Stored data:

------------------------------------------------

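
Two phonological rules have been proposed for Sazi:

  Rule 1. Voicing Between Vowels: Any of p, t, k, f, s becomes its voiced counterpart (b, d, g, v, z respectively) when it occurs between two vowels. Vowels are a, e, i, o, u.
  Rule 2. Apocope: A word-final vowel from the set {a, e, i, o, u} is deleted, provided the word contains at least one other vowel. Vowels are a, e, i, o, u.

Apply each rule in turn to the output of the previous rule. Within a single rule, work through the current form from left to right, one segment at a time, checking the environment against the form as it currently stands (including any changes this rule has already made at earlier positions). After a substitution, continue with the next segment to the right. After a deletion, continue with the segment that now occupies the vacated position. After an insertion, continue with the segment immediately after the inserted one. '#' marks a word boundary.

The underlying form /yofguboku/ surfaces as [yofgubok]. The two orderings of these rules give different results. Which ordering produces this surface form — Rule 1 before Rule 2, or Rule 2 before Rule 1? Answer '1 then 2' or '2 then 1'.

2 then 1

Order 1 then 2:
  1 Voicing Between Vowels: [yofguboku] → [yofgubogu]
  2 Apocope: [yofgubogu] → [yofgubog]
  result: [yofgubog]
Order 2 then 1:
  2 Apocope: [yofguboku] → [yofgubok]
  1 Voicing Between Vowels: no change — [yofgubok]
  result: [yofgubok]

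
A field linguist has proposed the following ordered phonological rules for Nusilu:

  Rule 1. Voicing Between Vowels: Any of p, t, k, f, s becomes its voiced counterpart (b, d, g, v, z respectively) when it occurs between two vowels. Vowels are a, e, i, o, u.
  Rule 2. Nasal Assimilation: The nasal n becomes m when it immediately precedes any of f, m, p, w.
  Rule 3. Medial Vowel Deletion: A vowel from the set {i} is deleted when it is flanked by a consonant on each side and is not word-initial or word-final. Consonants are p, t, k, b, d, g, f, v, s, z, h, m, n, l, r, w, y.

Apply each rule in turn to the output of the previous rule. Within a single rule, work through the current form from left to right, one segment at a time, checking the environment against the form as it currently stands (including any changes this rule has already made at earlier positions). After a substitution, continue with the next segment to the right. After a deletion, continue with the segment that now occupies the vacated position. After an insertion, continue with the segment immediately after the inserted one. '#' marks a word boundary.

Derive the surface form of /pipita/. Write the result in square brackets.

[pbda]

Rule 1 Voicing Between Vowels: [pipita] → [pibida]
Rule 2 Nasal Assimilation: no change — [pibida]
Rule 3 Medial Vowel Deletion: [pibida] → [pbda]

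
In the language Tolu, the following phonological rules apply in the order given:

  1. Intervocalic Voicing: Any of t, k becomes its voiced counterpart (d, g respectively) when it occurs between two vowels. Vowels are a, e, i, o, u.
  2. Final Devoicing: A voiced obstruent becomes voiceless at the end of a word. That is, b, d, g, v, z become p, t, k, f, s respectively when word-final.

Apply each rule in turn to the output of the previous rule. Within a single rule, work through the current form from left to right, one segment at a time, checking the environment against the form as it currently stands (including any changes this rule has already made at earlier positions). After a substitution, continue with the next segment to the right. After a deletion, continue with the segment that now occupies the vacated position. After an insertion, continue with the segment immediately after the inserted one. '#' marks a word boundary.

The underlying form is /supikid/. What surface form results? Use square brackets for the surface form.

1 Intervocalic Voicing: [supikid] → [supigid]
2 Final Devoicing: [supigid] → [supigit]

[supigit]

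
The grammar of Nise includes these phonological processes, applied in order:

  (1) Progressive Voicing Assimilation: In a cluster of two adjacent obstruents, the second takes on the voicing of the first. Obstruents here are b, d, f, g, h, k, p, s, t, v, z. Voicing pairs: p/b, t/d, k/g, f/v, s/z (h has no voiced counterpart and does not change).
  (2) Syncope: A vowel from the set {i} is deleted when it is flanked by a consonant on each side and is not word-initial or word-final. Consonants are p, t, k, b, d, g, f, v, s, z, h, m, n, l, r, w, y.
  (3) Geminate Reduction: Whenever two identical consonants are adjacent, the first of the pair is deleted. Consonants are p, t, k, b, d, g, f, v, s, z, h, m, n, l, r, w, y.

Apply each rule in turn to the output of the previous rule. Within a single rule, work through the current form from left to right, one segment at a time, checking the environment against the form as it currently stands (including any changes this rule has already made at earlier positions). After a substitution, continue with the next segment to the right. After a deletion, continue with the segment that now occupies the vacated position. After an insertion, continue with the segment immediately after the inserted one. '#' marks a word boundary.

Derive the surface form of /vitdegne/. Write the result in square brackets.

(1) Progressive Voicing Assimilation: [vitdegne] → [vittegne]
(2) Syncope: [vittegne] → [vttegne]
(3) Geminate Reduction: [vttegne] → [vtegne]

[vtegne]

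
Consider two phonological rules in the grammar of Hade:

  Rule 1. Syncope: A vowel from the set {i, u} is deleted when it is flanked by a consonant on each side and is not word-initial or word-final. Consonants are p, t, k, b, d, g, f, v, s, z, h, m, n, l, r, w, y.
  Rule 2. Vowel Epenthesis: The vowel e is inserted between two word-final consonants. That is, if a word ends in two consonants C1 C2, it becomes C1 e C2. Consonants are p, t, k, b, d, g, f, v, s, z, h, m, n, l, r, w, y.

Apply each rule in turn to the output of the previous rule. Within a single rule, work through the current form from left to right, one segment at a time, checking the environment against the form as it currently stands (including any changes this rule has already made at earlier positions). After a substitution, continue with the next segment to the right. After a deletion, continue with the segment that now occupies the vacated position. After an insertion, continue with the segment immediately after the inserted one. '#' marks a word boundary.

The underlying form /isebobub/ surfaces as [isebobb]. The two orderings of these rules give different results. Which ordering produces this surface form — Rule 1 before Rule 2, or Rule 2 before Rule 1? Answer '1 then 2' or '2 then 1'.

Order 1 then 2:
  1 Syncope: [isebobub] → [isebobb]
  2 Vowel Epenthesis: [isebobb] → [isebobeb]
  result: [isebobeb]
Order 2 then 1:
  2 Vowel Epenthesis: no change — [isebobub]
  1 Syncope: [isebobub] → [isebobb]
  result: [isebobb]

2 then 1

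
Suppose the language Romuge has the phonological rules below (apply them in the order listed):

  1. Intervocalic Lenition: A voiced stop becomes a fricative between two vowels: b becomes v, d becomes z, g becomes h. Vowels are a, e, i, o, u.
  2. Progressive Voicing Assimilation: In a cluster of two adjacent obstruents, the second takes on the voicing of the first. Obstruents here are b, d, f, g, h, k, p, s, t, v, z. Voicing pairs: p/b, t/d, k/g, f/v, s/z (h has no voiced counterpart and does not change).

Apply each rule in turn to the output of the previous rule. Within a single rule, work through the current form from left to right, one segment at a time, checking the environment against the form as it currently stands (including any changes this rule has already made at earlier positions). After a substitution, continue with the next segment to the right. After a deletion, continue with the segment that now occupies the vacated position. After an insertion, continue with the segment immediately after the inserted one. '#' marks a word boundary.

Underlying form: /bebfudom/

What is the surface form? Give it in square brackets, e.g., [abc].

[bebvuzom]

1 Intervocalic Lenition: [bebfudom] → [bebfuzom]
2 Progressive Voicing Assimilation: [bebfuzom] → [bebvuzom]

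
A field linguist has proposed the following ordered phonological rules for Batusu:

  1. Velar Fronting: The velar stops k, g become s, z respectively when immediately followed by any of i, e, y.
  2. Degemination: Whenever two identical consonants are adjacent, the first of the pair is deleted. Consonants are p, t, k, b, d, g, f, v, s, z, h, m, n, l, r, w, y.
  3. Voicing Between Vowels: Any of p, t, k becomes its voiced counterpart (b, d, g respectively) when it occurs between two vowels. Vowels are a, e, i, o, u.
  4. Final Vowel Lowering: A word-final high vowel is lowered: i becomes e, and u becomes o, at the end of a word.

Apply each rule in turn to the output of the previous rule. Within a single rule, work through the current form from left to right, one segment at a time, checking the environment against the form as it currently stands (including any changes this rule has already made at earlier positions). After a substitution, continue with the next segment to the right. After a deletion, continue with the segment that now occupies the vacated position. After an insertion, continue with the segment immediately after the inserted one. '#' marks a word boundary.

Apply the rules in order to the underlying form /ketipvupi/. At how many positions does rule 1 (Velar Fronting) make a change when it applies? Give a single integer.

1 Velar Fronting: [ketipvupi] → [setipvupi]
2 Degemination: no change — [setipvupi]
3 Voicing Between Vowels: [setipvupi] → [sedipvubi]
4 Final Vowel Lowering: [sedipvubi] → [sedipvube]
Rule 1 changed 1 position(s).

1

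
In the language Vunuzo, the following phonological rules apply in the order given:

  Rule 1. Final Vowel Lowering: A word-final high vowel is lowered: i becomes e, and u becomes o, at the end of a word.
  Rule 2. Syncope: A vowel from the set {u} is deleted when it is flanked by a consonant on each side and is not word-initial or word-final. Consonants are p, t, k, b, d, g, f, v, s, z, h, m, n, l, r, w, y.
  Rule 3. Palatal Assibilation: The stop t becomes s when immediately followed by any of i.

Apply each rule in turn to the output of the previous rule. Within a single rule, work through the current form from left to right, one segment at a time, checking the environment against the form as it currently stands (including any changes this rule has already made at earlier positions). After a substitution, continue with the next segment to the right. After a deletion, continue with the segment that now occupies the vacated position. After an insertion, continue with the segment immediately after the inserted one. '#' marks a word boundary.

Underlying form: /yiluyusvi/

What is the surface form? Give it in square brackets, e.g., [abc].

Rule 1 Final Vowel Lowering: [yiluyusvi] → [yiluyusve]
Rule 2 Syncope: [yiluyusve] → [yilysve]
Rule 3 Palatal Assibilation: no change — [yilysve]

[yilysve]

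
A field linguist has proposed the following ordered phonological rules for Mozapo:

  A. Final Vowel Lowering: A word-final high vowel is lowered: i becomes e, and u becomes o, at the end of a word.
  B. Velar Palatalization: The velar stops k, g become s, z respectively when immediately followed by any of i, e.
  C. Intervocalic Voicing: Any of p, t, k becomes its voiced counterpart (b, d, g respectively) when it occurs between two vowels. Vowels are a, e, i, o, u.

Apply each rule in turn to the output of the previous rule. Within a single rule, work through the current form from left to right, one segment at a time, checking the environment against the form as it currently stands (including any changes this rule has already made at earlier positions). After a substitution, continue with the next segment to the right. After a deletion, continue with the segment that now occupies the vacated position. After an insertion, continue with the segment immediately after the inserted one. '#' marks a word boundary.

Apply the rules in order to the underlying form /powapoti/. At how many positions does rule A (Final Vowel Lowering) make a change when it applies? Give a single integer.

A Final Vowel Lowering: [powapoti] → [powapote]
B Velar Palatalization: no change — [powapote]
C Intervocalic Voicing: [powapote] → [powabode]
Rule A changed 1 position(s).

1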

------------------------------------------------

- _To do_
Beginning at the line above that contains "Derive the surface form of /vitdegne/.", return each line exactly through the line that contains "Suppose the language", and no others.

- _Task output_
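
Derive the surface form of /vitdegne/. Write the result in square brackets.

(1) Progressive Voicing Assimilation: [vitdegne] → [vittegne]
(2) Syncope: [vittegne] → [vttegne]
(3) Geminate Reduction: [vttegne] → [vtegne]

[vtegne]

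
Consider two phonological rules in the grammar of Hade:

  Rule 1. Syncope: A vowel from the set {i, u} is deleted when it is flanked by a consonant on each side and is not word-initial or word-final. Consonants are p, t, k, b, d, g, f, v, s, z, h, m, n, l, r, w, y.
  Rule 2. Vowel Epenthesis: The vowel e is inserted between two word-final consonants. That is, if a word ends in two consonants C1 C2, it becomes C1 e C2. Consonants are p, t, k, b, d, g, f, v, s, z, h, m, n, l, r, w, y.

Apply each rule in turn to the output of the previous rule. Within a single rule, work through the current form from left to right, one segment at a time, checking the environment against the form as it currently stands (including any changes this rule has already made at earlier positions). After a substitution, continue with the next segment to the right. After a deletion, continue with the segment that now occupies the vacated position. After an insertion, continue with the segment immediately after the inserted one. '#' marks a word boundary.

The underlying form /isebobub/ surfaces as [isebobb]. The two orderings of these rules give different results. Which ordering produces this surface form — Rule 1 before Rule 2, or Rule 2 before Rule 1? Answer '1 then 2' or '2 then 1'.

Order 1 then 2:
  1 Syncope: [isebobub] → [isebobb]
  2 Vowel Epenthesis: [isebobb] → [isebobeb]
  result: [isebobeb]
Order 2 then 1:
  2 Vowel Epenthesis: no change — [isebobub]
  1 Syncope: [isebobub] → [isebobb]
  result: [isebobb]

2 then 1

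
Suppose the language Romuge has the phonological rules below (apply them in the order listed):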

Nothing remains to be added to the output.